Saved data entries:

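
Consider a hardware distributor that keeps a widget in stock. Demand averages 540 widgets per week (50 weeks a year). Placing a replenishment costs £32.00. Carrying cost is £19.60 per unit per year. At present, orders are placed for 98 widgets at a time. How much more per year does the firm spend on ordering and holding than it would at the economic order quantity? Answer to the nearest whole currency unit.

Annual demand D = 540 × 50 = 27,000.
EOQ = √(2DS/H) = √(2 × 27,000 × 32 / 19.6) ≈ 296.92.
Cost at Q* = (D/Q*)S + (Q*/2)H = √(2DSH) ≈ £5,819.69.
Cost at Q = 98: (27,000/98)×32 + (98/2)×19.6 = £8,816.33 + £960.40 = £9,776.73.
Excess = £9,776.73 − £5,819.69 = £3,957.04.

Extra cost ≈ £3,957 per year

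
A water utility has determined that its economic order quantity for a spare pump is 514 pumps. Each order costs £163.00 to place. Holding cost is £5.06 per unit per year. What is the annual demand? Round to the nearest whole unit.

Invert the EOQ relation Q*² = 2DS/H.
From Q* = √(2DS/H): D = Q*²H / (2S) = 514² × 5.06 / (2 × 163) = 4100.711.

D ≈ 4,101 pumps per year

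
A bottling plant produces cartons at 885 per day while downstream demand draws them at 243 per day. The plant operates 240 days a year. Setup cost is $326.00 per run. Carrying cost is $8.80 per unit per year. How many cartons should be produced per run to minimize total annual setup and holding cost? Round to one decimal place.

Q* ≈ 2,440.6 cartons

Annual demand D = 243 × 240 = 58,320.
Production build-up factor (1 − d/p) = 1 − 243/885 = 0.7254.
Q* = √(2DS / (H(1 − d/p))) = √(2 × 58,320 × 326 / (8.8 × 0.7254)).
= √(38,024,640 / 6.3837) ≈ 2440.593.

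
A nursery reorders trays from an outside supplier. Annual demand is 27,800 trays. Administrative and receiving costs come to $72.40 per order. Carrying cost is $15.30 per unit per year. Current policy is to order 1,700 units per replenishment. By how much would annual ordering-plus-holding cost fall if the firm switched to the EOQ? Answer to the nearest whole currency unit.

Extra cost ≈ $6,341 per year

EOQ = √(2DS/H) = √(2 × 27,800 × 72.4 / 15.3) ≈ 512.93.
Cost at Q* = (D/Q*)S + (Q*/2)H = √(2DSH) ≈ $7,847.88.
Cost at Q = 1,700: (27,800/1,700)×72.4 + (1,700/2)×15.3 = $1,183.95 + $13,005.00 = $14,188.95.
Excess = $14,188.95 − $7,847.88 = $6,341.07.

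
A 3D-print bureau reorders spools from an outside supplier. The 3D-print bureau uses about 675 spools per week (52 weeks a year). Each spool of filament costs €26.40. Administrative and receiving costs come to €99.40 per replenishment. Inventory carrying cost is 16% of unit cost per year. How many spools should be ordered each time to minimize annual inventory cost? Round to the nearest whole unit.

Annual demand D = 675 × 52 = 35,100.
Holding cost H = 0.16 × €26.40 = €4.2240 per unit per year.
EOQ = √(2DS / H) = √(2 × 35,100 × 99.4 / 4.224).
= √(6,977,880 / 4.224) = √1,651,960.2273 ≈ 1285.286.

Q* ≈ 1,285 spools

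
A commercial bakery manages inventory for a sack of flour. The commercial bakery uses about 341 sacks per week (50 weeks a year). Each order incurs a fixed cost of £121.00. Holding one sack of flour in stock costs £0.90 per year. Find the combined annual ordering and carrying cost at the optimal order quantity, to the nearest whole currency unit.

TC* ≈ £1,927

Annual demand D = 341 × 50 = 17,050.
The optimal lot size = √(2DS/H) = √(2 × 17,050 × 121 / 0.9) ≈ 2141.16.
At the optimum the two cost components are equal, so total cost = 2·(Q*/2)H = Q*·H.
Minimum total = √(2DSH) = √(2 × 17,050 × 121 × 0.9) ≈ 1927.042.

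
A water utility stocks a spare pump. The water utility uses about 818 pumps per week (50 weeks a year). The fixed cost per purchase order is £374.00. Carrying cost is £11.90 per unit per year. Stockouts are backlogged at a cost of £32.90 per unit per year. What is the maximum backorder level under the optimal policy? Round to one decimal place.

S* ≈ 497.0 pumps

Annual demand D = 818 × 50 = 40,900.
With planned backorders, Q* = √(2DS/H) · √((H+B)/B).
√(2DS/H) = √(2 × 40,900 × 374 / 11.9) = 1603.389.
√((H+B)/B) = √((11.9+32.9)/32.9) = 1.1669.
Q* ≈ 1871.027.
S* = Q* · H/(H+B) = 1871.027 × 11.9/44.8 ≈ 496.992.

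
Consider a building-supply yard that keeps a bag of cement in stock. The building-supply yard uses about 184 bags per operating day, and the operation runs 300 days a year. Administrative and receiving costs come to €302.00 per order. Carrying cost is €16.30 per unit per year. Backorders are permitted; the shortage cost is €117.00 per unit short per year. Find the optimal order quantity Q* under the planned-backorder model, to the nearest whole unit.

Annual demand D = 184 × 300 = 55,200.
With planned backorders, Q* = √(2DS/H) · √((H+B)/B).
√(2DS/H) = √(2 × 55,200 × 302 / 16.3) = 1430.192.
√((H+B)/B) = √((16.3+117)/117) = 1.0674.
Q* ≈ 1526.569.

Q* ≈ 1,527 bags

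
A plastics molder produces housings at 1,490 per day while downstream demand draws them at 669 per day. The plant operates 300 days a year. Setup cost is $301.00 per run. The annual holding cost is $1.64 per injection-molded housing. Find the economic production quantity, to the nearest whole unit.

Annual demand D = 669 × 300 = 200,700.
Production build-up factor (1 − d/p) = 1 − 669/1,490 = 0.5510.
Q* = √(2DS / (H(1 − d/p))) = √(2 × 200,700 × 301 / (1.64 × 0.5510)).
= √(120,821,400 / 0.9037) ≈ 11563.028.

Q* ≈ 11,563 housings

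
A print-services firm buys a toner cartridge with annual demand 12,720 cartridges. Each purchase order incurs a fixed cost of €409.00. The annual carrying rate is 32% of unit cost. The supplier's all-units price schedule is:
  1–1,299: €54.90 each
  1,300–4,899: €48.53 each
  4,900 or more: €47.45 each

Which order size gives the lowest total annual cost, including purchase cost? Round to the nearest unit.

Holding cost per unit per year at price C is H = 0.32·C.
Candidates are each tier's EOQ (if it falls in that tier) and each price-break quantity.
EOQ at €54.90 = 769.6 (feasible in tier 1): TC = 12,720×€54.90 + (12,720/769.6)×409 + (769.6/2)×0.32×€54.90 = €711,848.15.
EOQ at €48.53 = 818.5 < 1300, so use break Q=1300: TC = 12,720×€48.53 + (12,720/1300.0)×409 + (1300.0/2)×0.32×€48.53 = €631,397.75.
EOQ at €47.45 = 827.8 < 4900, so use break Q=4900: TC = 12,720×€47.45 + (12,720/4900.0)×409 + (4900.0/2)×0.32×€47.45 = €641,826.53.
Lowest total cost is €631,397.75 at Q = 1300.0.

Q* ≈ 1,300 cartridges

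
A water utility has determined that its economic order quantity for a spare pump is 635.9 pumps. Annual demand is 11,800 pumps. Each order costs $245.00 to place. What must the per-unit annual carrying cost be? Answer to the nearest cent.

Squaring Q* = √(2DS/H) gives Q*² = 2DS/H.
From Q* = √(2DS/H): H = 2DS / Q*² = 2 × 11,800 × 245 / 635.9² = 14.2988.

H ≈ $14.30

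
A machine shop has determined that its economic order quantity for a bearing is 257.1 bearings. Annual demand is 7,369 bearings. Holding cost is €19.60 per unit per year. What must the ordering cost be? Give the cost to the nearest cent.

The basic EOQ model gives Q* = √(2DS/H); rearrange for the unknown.
From Q* = √(2DS/H): S = Q*²H / (2D) = 257.1² × 19.6 / (2 × 7,369) = 87.9066.

S ≈ €87.91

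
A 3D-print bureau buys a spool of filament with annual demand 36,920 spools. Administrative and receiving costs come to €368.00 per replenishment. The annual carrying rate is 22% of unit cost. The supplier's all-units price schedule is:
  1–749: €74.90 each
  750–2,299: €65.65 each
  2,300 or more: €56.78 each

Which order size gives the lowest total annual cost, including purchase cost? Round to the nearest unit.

Q* ≈ 2,300 spools

Holding cost per unit per year at price C is H = 0.22·C.
Candidates are each tier's EOQ (if it falls in that tier) and each price-break quantity.
Tier 1 (€74.90): EOQ = 1284.2 exceeds tier's upper bound 749, so this tier is dominated.
EOQ at €65.65 = 1371.6 (feasible in tier 2): TC = 36,920×€65.65 + (36,920/1371.6)×368 + (1371.6/2)×0.22×€65.65 = €2,443,608.64.
EOQ at €56.78 = 1474.9 < 2300, so use break Q=2300: TC = 36,920×€56.78 + (36,920/2300.0)×368 + (2300.0/2)×0.22×€56.78 = €2,116,590.14.
Lowest total cost is €2,116,590.14 at Q = 2300.0.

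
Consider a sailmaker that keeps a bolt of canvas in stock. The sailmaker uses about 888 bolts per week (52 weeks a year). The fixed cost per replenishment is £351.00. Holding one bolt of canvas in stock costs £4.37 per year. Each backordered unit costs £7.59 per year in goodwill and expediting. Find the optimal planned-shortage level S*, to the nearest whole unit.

S* ≈ 1,249 bolts

Annual demand D = 888 × 52 = 46,176.
With planned backorders, Q* = √(2DS/H) · √((H+B)/B).
√(2DS/H) = √(2 × 46,176 × 351 / 4.37) = 2723.554.
√((H+B)/B) = √((4.37+7.59)/7.59) = 1.2553.
Q* ≈ 3418.855.
S* = Q* · H/(H+B) = 3418.855 × 4.37/11.96 ≈ 1249.197.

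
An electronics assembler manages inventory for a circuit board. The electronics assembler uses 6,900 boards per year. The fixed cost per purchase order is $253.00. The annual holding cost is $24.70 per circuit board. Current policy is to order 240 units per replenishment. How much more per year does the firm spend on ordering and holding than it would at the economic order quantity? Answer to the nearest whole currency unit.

EOQ = √(2DS/H) = √(2 × 6,900 × 253 / 24.7) ≈ 375.97.
Cost at Q* = (D/Q*)S + (Q*/2)H = √(2DSH) ≈ $9,286.42.
Cost at Q = 240: (6,900/240)×253 + (240/2)×24.7 = $7,273.75 + $2,964.00 = $10,237.75.
Excess = $10,237.75 − $9,286.42 = $951.33.

Extra cost ≈ $951 per year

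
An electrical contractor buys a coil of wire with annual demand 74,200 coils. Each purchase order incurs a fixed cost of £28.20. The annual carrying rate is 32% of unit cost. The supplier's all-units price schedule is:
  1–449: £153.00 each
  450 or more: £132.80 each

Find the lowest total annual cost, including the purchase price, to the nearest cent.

TC* ≈ £9,867,971.47

Holding cost per unit per year at price C is H = 0.32·C.
For each price level, check whether its EOQ is feasible; otherwise the best quantity at that price is the breakpoint.
EOQ at £153.00 = 292.4 (feasible in tier 1): TC = 74,200×£153.00 + (74,200/292.4)×28.2 + (292.4/2)×0.32×£153.00 = £11,366,914.04.
EOQ at £132.80 = 313.8 < 450, so use break Q=450: TC = 74,200×£132.80 + (74,200/450.0)×28.2 + (450.0/2)×0.32×£132.80 = £9,867,971.47.
Lowest total cost among the candidates is at Q = 450.0.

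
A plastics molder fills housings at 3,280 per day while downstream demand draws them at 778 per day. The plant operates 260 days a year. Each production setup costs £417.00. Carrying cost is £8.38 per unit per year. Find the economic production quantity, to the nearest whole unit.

Annual demand D = 778 × 260 = 202,280.
Production build-up factor (1 − d/p) = 1 − 778/3,280 = 0.7628.
Q* = √(2DS / (H(1 − d/p))) = √(2 × 202,280 × 417 / (8.38 × 0.7628)).
= √(168,701,520 / 6.3923) ≈ 5137.251.

Q* ≈ 5,137 housings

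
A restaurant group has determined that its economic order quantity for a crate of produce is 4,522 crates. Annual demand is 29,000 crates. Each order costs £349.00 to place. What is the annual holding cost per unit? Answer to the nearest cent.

Squaring Q* = √(2DS/H) gives Q*² = 2DS/H.
From Q* = √(2DS/H): H = 2DS / Q*² = 2 × 29,000 × 349 / 4,522² = 0.9899.

H ≈ £0.99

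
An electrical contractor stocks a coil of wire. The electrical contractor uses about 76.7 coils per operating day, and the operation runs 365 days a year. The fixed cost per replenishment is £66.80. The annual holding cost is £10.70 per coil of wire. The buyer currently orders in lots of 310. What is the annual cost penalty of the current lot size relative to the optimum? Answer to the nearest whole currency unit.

Extra cost ≈ £1,365 per year

Annual demand D = 76.7 × 365 = 27,995.5.
EOQ = √(2DS/H) = √(2 × 27,995.5 × 66.8 / 10.7) ≈ 591.23.
Cost at Q* = (D/Q*)S + (Q*/2)H = √(2DSH) ≈ £6,326.15.
Cost at Q = 310: (27,995.5/310)×66.8 + (310/2)×10.7 = £6,032.58 + £1,658.50 = £7,691.08.
Excess = £7,691.08 − £6,326.15 = £1,364.93.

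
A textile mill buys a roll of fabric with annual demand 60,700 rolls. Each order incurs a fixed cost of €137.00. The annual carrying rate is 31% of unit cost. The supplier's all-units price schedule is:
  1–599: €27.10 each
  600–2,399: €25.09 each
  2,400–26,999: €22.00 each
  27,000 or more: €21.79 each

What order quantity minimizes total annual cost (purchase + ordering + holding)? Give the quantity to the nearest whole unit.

Q* ≈ 2,400 rolls

Holding cost per unit per year at price C is H = 0.31·C.
Evaluate total cost at each tier's feasible EOQ or, if the EOQ is below the tier, at the tier's minimum quantity.
Tier 1 (€27.10): EOQ = 1407.0 exceeds tier's upper bound 599, so this tier is dominated.
EOQ at €25.09 = 1462.3 (feasible in tier 2): TC = 60,700×€25.09 + (60,700/1462.3)×137 + (1462.3/2)×0.31×€25.09 = €1,534,336.67.
EOQ at €22.00 = 1561.6 < 2400, so use break Q=2400: TC = 60,700×€22.00 + (60,700/2400.0)×137 + (2400.0/2)×0.31×€22.00 = €1,347,048.96.
EOQ at €21.79 = 1569.1 < 27000, so use break Q=27000: TC = 60,700×€21.79 + (60,700/27000.0)×137 + (27000.0/2)×0.31×€21.79 = €1,414,152.15.
Lowest total cost is €1,347,048.96 at Q = 2400.0.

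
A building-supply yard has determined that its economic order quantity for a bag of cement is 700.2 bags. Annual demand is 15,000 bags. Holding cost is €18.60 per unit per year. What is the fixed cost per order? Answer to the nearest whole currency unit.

S ≈ €304

Invert the EOQ relation Q*² = 2DS/H.
From Q* = √(2DS/H): S = Q*²H / (2D) = 700.2² × 18.6 / (2 × 15,000) = 303.9736.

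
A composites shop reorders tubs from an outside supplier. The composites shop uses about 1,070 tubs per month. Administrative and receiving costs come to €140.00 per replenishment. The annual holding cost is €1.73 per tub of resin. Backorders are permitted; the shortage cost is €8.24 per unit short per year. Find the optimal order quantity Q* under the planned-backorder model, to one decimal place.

Q* ≈ 1,585.7 tubs

Annual demand D = 1,070 × 12 = 12,840.
With planned backorders, Q* = √(2DS/H) · √((H+B)/B).
√(2DS/H) = √(2 × 12,840 × 140 / 1.73) = 1441.579.
√((H+B)/B) = √((1.73+8.24)/8.24) = 1.1000.
Q* ≈ 1585.705.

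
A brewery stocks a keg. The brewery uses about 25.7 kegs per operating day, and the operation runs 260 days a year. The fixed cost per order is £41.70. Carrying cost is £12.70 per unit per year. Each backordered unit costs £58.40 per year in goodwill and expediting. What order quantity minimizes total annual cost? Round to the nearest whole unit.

Annual demand D = 25.7 × 260 = 6,682.
With planned backorders, Q* = √(2DS/H) · √((H+B)/B).
√(2DS/H) = √(2 × 6,682 × 41.7 / 12.7) = 209.476.
√((H+B)/B) = √((12.7+58.4)/58.4) = 1.1034.
Q* ≈ 231.133.

Q* ≈ 231 kegs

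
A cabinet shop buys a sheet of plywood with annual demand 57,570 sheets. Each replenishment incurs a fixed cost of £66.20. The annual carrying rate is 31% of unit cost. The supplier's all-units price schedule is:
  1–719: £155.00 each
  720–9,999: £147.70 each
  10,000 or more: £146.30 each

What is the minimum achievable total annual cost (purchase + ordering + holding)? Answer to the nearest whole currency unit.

Holding cost per unit per year at price C is H = 0.31·C.
For each price level, check whether its EOQ is feasible; otherwise the best quantity at that price is the breakpoint.
EOQ at £155.00 = 398.3 (feasible in tier 1): TC = 57,570×£155.00 + (57,570/398.3)×66.2 + (398.3/2)×0.31×£155.00 = £8,942,487.66.
EOQ at £147.70 = 408.0 < 720, so use break Q=720: TC = 57,570×£147.70 + (57,570/720.0)×66.2 + (720.0/2)×0.31×£147.70 = £8,524,865.56.
EOQ at £146.30 = 410.0 < 10000, so use break Q=10000: TC = 57,570×£146.30 + (57,570/10000.0)×66.2 + (10000.0/2)×0.31×£146.30 = £8,649,637.11.
Lowest total cost among the candidates is at Q = 720.0.

TC* ≈ £8,524,866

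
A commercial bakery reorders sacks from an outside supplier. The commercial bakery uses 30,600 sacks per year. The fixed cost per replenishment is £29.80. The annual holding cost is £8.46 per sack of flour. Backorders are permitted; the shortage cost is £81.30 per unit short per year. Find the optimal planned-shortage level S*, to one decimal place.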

__Work to be completed__: In the entries above, find the line holding "1–599: €27.10 each" and the line holding "27,000 or more: €21.79 each", then retype exactly those two lines and every line between them, and nothing else.

__Response area__:
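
  1–599: €27.10 each
  600–2,399: €25.09 each
  2,400–26,999: €22.00 each
  27,000 or more: €21.79 each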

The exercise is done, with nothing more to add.